[Dataset items]
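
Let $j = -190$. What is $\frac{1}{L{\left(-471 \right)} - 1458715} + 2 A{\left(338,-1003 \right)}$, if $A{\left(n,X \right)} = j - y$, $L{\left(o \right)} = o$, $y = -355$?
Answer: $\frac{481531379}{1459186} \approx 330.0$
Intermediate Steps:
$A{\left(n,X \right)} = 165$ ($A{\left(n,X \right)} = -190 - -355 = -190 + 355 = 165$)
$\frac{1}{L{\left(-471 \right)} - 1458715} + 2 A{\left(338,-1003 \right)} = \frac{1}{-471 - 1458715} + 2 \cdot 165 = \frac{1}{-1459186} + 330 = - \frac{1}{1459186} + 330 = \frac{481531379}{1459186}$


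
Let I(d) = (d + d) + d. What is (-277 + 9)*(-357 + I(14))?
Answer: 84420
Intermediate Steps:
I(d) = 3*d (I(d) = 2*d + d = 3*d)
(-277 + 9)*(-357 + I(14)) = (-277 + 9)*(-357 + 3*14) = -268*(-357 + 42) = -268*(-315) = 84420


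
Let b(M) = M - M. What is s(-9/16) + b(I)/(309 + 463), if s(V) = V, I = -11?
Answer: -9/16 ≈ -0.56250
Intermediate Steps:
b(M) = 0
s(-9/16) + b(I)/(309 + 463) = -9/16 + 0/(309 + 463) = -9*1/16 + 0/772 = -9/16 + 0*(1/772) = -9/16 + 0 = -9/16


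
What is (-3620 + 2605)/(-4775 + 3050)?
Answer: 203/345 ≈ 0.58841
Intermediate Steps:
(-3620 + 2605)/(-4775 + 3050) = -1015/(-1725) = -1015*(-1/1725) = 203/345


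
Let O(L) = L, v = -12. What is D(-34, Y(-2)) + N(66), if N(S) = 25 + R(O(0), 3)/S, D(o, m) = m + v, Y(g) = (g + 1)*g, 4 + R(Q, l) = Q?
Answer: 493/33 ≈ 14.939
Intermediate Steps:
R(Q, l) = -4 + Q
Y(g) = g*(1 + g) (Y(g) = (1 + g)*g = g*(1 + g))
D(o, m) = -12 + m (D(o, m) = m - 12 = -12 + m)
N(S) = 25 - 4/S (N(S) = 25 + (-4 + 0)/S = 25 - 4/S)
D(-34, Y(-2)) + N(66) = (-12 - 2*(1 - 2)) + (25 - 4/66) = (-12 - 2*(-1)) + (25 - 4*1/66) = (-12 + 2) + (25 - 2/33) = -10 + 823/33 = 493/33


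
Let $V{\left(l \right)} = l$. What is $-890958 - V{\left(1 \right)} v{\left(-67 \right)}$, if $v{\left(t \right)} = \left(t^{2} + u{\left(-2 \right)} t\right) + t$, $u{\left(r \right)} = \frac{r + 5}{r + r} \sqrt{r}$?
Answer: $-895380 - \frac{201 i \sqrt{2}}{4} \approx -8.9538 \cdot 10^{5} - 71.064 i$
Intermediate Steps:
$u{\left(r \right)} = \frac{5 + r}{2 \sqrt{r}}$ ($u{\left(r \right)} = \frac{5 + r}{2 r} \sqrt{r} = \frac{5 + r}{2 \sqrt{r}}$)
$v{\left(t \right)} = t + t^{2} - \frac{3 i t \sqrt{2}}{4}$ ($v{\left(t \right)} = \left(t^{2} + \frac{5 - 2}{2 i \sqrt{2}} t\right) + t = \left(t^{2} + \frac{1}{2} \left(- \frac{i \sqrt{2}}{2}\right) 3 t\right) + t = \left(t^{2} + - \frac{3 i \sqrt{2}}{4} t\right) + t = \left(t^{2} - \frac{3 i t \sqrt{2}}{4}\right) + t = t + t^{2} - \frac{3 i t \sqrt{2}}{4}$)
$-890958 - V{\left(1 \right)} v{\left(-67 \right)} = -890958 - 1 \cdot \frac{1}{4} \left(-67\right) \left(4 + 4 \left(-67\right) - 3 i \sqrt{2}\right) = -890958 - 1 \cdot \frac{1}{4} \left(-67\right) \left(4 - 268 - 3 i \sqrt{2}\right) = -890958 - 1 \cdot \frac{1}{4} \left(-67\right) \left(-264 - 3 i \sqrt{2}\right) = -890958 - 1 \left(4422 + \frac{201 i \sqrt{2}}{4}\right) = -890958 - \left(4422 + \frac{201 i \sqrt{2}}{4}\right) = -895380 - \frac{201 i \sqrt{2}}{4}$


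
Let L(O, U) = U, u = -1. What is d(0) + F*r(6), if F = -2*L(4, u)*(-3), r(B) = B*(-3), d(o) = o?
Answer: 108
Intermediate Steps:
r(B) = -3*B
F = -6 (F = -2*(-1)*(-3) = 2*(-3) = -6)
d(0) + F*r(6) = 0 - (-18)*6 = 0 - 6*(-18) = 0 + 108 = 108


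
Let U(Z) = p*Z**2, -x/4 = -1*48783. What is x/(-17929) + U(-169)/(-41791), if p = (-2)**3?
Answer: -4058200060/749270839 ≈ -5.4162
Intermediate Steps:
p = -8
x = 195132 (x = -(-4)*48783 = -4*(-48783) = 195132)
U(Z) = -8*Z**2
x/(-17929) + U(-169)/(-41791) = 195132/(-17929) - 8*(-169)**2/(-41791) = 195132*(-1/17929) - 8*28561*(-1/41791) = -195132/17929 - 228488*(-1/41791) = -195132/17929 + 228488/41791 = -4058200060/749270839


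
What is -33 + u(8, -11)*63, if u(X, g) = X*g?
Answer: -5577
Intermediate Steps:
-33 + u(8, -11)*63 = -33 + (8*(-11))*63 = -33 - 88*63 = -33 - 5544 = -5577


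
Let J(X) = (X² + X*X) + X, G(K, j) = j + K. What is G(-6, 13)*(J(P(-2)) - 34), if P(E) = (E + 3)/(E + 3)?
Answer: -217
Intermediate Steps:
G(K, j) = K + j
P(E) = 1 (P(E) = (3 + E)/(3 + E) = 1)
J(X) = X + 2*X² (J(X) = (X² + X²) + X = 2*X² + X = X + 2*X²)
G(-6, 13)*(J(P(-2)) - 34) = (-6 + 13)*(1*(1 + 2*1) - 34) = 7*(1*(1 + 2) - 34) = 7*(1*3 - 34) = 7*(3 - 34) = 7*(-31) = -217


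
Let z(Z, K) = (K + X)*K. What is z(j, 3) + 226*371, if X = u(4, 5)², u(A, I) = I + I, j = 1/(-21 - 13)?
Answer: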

### [What you should do]
An exact copy of the line containing "What is -33 + u(8, -11)*63, if u(X, g) = X*g?" and all lines after it, through the last line of the entries, is the required answer.

### [Task output]
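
What is -33 + u(8, -11)*63, if u(X, g) = X*g?
Answer: -5577
Intermediate Steps:
-33 + u(8, -11)*63 = -33 + (8*(-11))*63 = -33 - 88*63 = -33 - 5544 = -5577


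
Let J(X) = (X² + X*X) + X, G(K, j) = j + K. What is G(-6, 13)*(J(P(-2)) - 34), if P(E) = (E + 3)/(E + 3)?
Answer: -217
Intermediate Steps:
G(K, j) = K + j
P(E) = 1 (P(E) = (3 + E)/(3 + E) = 1)
J(X) = X + 2*X² (J(X) = (X² + X²) + X = 2*X² + X = X + 2*X²)
G(-6, 13)*(J(P(-2)) - 34) = (-6 + 13)*(1*(1 + 2*1) - 34) = 7*(1*(1 + 2) - 34) = 7*(1*3 - 34) = 7*(3 - 34) = 7*(-31) = -217


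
Let z(Z, K) = (K + X)*K. What is z(j, 3) + 226*371, if X = u(4, 5)², u(A, I) = I + I, j = 1/(-21 - 13)?
Answer: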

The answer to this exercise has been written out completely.